### Task requirements
Where does the word "world" show up in the data? Please find each such line and copy it.

### Collected data entries
---------------

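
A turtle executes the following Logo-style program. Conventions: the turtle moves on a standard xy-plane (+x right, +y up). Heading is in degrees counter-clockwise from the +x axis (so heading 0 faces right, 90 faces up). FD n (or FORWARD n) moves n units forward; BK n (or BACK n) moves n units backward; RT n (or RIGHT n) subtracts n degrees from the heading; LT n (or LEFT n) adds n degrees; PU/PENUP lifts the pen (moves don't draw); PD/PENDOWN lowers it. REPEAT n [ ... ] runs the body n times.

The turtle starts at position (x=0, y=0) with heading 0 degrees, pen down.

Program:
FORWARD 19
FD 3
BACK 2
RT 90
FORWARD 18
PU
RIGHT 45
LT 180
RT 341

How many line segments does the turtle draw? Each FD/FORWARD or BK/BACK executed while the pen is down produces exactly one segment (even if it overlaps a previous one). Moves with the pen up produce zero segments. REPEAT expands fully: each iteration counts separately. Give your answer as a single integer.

Answer: 4

Derivation:
Executing turtle program step by step:
Start: pos=(0,0), heading=0, pen down
FD 19: (0,0) -> (19,0) [heading=0, draw]
FD 3: (19,0) -> (22,0) [heading=0, draw]
BK 2: (22,0) -> (20,0) [heading=0, draw]
RT 90: heading 0 -> 270
FD 18: (20,0) -> (20,-18) [heading=270, draw]
PU: pen up
RT 45: heading 270 -> 225
LT 180: heading 225 -> 45
RT 341: heading 45 -> 64
Final: pos=(20,-18), heading=64, 4 segment(s) drawn
Segments drawn: 4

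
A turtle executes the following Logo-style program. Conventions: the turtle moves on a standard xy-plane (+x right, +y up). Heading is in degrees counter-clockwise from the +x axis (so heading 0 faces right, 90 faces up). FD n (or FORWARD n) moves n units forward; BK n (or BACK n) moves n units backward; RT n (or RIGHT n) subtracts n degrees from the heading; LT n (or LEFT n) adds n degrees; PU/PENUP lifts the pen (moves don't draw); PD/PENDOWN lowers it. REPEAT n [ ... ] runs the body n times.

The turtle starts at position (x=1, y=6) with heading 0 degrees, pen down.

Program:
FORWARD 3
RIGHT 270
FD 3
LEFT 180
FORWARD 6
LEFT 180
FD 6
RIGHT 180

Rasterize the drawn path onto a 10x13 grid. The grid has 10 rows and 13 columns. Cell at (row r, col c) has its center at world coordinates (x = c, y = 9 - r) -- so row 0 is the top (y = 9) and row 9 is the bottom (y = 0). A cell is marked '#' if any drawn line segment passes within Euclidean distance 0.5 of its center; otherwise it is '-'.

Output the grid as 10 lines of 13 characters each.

Segment 0: (1,6) -> (4,6)
Segment 1: (4,6) -> (4,9)
Segment 2: (4,9) -> (4,3)
Segment 3: (4,3) -> (4,9)

Answer: ----#--------
----#--------
----#--------
-####--------
----#--------
----#--------
----#--------
-------------
-------------
-------------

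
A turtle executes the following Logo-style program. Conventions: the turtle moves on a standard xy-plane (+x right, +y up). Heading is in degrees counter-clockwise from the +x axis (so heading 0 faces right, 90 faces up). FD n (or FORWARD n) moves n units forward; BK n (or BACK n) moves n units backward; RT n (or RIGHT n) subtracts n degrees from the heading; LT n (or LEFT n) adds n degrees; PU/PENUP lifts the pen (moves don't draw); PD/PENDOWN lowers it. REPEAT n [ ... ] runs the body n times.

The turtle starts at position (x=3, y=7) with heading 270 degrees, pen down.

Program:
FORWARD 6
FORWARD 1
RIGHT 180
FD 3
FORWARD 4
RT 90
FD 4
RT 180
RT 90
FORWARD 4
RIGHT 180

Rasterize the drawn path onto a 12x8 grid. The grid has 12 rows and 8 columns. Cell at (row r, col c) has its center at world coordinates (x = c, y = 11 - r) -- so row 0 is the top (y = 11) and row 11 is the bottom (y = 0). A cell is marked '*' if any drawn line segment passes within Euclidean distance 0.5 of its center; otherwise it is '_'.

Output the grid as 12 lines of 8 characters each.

Answer: _______*
_______*
_______*
_______*
___*****
___*____
___*____
___*____
___*____
___*____
___*____
___*____

Derivation:
Segment 0: (3,7) -> (3,1)
Segment 1: (3,1) -> (3,0)
Segment 2: (3,0) -> (3,3)
Segment 3: (3,3) -> (3,7)
Segment 4: (3,7) -> (7,7)
Segment 5: (7,7) -> (7,11)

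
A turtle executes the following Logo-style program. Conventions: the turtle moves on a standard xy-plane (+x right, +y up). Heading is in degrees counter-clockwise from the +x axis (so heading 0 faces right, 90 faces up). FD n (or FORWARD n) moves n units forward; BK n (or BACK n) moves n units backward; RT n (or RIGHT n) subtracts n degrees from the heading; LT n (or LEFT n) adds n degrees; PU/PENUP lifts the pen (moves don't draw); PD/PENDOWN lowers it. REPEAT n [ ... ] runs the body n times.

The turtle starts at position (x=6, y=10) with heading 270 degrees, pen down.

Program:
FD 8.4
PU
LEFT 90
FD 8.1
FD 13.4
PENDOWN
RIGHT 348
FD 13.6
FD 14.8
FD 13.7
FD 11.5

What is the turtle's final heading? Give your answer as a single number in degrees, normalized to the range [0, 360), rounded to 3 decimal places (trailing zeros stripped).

Answer: 12

Derivation:
Executing turtle program step by step:
Start: pos=(6,10), heading=270, pen down
FD 8.4: (6,10) -> (6,1.6) [heading=270, draw]
PU: pen up
LT 90: heading 270 -> 0
FD 8.1: (6,1.6) -> (14.1,1.6) [heading=0, move]
FD 13.4: (14.1,1.6) -> (27.5,1.6) [heading=0, move]
PD: pen down
RT 348: heading 0 -> 12
FD 13.6: (27.5,1.6) -> (40.803,4.428) [heading=12, draw]
FD 14.8: (40.803,4.428) -> (55.279,7.505) [heading=12, draw]
FD 13.7: (55.279,7.505) -> (68.68,10.353) [heading=12, draw]
FD 11.5: (68.68,10.353) -> (79.929,12.744) [heading=12, draw]
Final: pos=(79.929,12.744), heading=12, 5 segment(s) drawn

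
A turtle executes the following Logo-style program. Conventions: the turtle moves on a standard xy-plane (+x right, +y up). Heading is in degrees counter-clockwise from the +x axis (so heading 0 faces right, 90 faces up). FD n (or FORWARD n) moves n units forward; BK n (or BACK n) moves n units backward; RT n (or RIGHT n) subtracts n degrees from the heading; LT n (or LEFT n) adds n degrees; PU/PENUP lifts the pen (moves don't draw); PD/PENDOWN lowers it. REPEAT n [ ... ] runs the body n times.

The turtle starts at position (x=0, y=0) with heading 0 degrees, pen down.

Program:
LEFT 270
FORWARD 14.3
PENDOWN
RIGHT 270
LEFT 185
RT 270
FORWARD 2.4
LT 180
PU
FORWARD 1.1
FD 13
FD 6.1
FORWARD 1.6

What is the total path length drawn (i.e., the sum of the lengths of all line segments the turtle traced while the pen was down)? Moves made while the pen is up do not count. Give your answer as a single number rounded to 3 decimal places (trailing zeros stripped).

Answer: 16.7

Derivation:
Executing turtle program step by step:
Start: pos=(0,0), heading=0, pen down
LT 270: heading 0 -> 270
FD 14.3: (0,0) -> (0,-14.3) [heading=270, draw]
PD: pen down
RT 270: heading 270 -> 0
LT 185: heading 0 -> 185
RT 270: heading 185 -> 275
FD 2.4: (0,-14.3) -> (0.209,-16.691) [heading=275, draw]
LT 180: heading 275 -> 95
PU: pen up
FD 1.1: (0.209,-16.691) -> (0.113,-15.595) [heading=95, move]
FD 13: (0.113,-15.595) -> (-1.02,-2.645) [heading=95, move]
FD 6.1: (-1.02,-2.645) -> (-1.551,3.432) [heading=95, move]
FD 1.6: (-1.551,3.432) -> (-1.691,5.026) [heading=95, move]
Final: pos=(-1.691,5.026), heading=95, 2 segment(s) drawn

Segment lengths:
  seg 1: (0,0) -> (0,-14.3), length = 14.3
  seg 2: (0,-14.3) -> (0.209,-16.691), length = 2.4
Total = 16.7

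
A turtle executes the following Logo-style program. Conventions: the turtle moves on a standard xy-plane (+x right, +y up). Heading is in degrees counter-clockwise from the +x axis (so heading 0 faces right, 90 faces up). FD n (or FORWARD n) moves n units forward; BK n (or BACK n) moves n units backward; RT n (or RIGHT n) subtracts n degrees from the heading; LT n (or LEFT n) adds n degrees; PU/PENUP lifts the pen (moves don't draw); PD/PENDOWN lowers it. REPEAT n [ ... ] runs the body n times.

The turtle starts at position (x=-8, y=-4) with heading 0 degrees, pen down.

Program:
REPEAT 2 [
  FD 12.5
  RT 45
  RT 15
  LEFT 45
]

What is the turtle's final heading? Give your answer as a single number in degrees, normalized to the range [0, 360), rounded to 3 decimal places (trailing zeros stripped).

Executing turtle program step by step:
Start: pos=(-8,-4), heading=0, pen down
REPEAT 2 [
  -- iteration 1/2 --
  FD 12.5: (-8,-4) -> (4.5,-4) [heading=0, draw]
  RT 45: heading 0 -> 315
  RT 15: heading 315 -> 300
  LT 45: heading 300 -> 345
  -- iteration 2/2 --
  FD 12.5: (4.5,-4) -> (16.574,-7.235) [heading=345, draw]
  RT 45: heading 345 -> 300
  RT 15: heading 300 -> 285
  LT 45: heading 285 -> 330
]
Final: pos=(16.574,-7.235), heading=330, 2 segment(s) drawn

Answer: 330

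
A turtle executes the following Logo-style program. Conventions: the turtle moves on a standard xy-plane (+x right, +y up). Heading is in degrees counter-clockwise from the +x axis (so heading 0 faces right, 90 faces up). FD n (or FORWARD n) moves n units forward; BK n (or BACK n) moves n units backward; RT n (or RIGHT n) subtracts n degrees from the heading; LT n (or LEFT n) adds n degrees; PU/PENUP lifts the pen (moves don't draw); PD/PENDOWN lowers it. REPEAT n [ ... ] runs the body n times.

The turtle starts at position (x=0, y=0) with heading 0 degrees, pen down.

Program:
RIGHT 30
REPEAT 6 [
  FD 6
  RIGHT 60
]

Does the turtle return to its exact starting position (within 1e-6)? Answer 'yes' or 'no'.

Executing turtle program step by step:
Start: pos=(0,0), heading=0, pen down
RT 30: heading 0 -> 330
REPEAT 6 [
  -- iteration 1/6 --
  FD 6: (0,0) -> (5.196,-3) [heading=330, draw]
  RT 60: heading 330 -> 270
  -- iteration 2/6 --
  FD 6: (5.196,-3) -> (5.196,-9) [heading=270, draw]
  RT 60: heading 270 -> 210
  -- iteration 3/6 --
  FD 6: (5.196,-9) -> (0,-12) [heading=210, draw]
  RT 60: heading 210 -> 150
  -- iteration 4/6 --
  FD 6: (0,-12) -> (-5.196,-9) [heading=150, draw]
  RT 60: heading 150 -> 90
  -- iteration 5/6 --
  FD 6: (-5.196,-9) -> (-5.196,-3) [heading=90, draw]
  RT 60: heading 90 -> 30
  -- iteration 6/6 --
  FD 6: (-5.196,-3) -> (0,0) [heading=30, draw]
  RT 60: heading 30 -> 330
]
Final: pos=(0,0), heading=330, 6 segment(s) drawn

Start position: (0, 0)
Final position: (0, 0)
Distance = 0; < 1e-6 -> CLOSED

Answer: yes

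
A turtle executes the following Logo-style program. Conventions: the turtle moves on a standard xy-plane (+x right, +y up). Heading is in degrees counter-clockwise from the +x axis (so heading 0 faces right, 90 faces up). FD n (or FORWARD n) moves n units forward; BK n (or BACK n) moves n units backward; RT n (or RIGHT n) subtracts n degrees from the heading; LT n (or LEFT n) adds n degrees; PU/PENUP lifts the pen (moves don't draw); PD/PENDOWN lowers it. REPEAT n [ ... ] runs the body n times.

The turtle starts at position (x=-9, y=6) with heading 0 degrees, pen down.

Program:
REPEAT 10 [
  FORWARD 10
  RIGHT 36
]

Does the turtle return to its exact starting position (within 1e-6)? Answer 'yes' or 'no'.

Answer: yes

Derivation:
Executing turtle program step by step:
Start: pos=(-9,6), heading=0, pen down
REPEAT 10 [
  -- iteration 1/10 --
  FD 10: (-9,6) -> (1,6) [heading=0, draw]
  RT 36: heading 0 -> 324
  -- iteration 2/10 --
  FD 10: (1,6) -> (9.09,0.122) [heading=324, draw]
  RT 36: heading 324 -> 288
  -- iteration 3/10 --
  FD 10: (9.09,0.122) -> (12.18,-9.388) [heading=288, draw]
  RT 36: heading 288 -> 252
  -- iteration 4/10 --
  FD 10: (12.18,-9.388) -> (9.09,-18.899) [heading=252, draw]
  RT 36: heading 252 -> 216
  -- iteration 5/10 --
  FD 10: (9.09,-18.899) -> (1,-24.777) [heading=216, draw]
  RT 36: heading 216 -> 180
  -- iteration 6/10 --
  FD 10: (1,-24.777) -> (-9,-24.777) [heading=180, draw]
  RT 36: heading 180 -> 144
  -- iteration 7/10 --
  FD 10: (-9,-24.777) -> (-17.09,-18.899) [heading=144, draw]
  RT 36: heading 144 -> 108
  -- iteration 8/10 --
  FD 10: (-17.09,-18.899) -> (-20.18,-9.388) [heading=108, draw]
  RT 36: heading 108 -> 72
  -- iteration 9/10 --
  FD 10: (-20.18,-9.388) -> (-17.09,0.122) [heading=72, draw]
  RT 36: heading 72 -> 36
  -- iteration 10/10 --
  FD 10: (-17.09,0.122) -> (-9,6) [heading=36, draw]
  RT 36: heading 36 -> 0
]
Final: pos=(-9,6), heading=0, 10 segment(s) drawn

Start position: (-9, 6)
Final position: (-9, 6)
Distance = 0; < 1e-6 -> CLOSED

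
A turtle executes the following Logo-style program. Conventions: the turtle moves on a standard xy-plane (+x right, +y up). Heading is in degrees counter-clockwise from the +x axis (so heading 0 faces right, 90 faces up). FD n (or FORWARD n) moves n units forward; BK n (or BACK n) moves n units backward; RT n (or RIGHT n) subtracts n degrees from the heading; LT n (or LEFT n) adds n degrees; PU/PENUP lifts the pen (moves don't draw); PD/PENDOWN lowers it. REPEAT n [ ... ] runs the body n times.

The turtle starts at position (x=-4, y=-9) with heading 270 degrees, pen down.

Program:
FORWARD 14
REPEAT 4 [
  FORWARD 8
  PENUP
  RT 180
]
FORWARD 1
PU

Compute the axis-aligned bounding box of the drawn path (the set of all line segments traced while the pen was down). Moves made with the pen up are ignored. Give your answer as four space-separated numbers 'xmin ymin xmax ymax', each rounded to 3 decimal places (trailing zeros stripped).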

---------------

### Exercise solution
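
Rasterize the drawn path onto a 10x13 grid. The grid has 10 rows and 13 columns. Cell at (row r, col c) has its center at world coordinates (x = c, y = 9 - r) -- so row 0 is the top (y = 9) and row 9 is the bottom (y = 0). A cell is marked '#' if any drawn line segment passes within Euclidean distance 0.5 of its center; otherwise it is '-'.
Rasterize the drawn path onto a 12x8 grid. The grid has 12 rows and 8 columns. Cell at (row r, col c) has its center at world coordinates (x = c, y = 11 - r) -- so row 0 is the top (y = 11) and row 11 is the bottom (y = 0). A cell is marked '*' if any drawn line segment passes within Euclidean distance 0.5 of its center; otherwise it is '_'.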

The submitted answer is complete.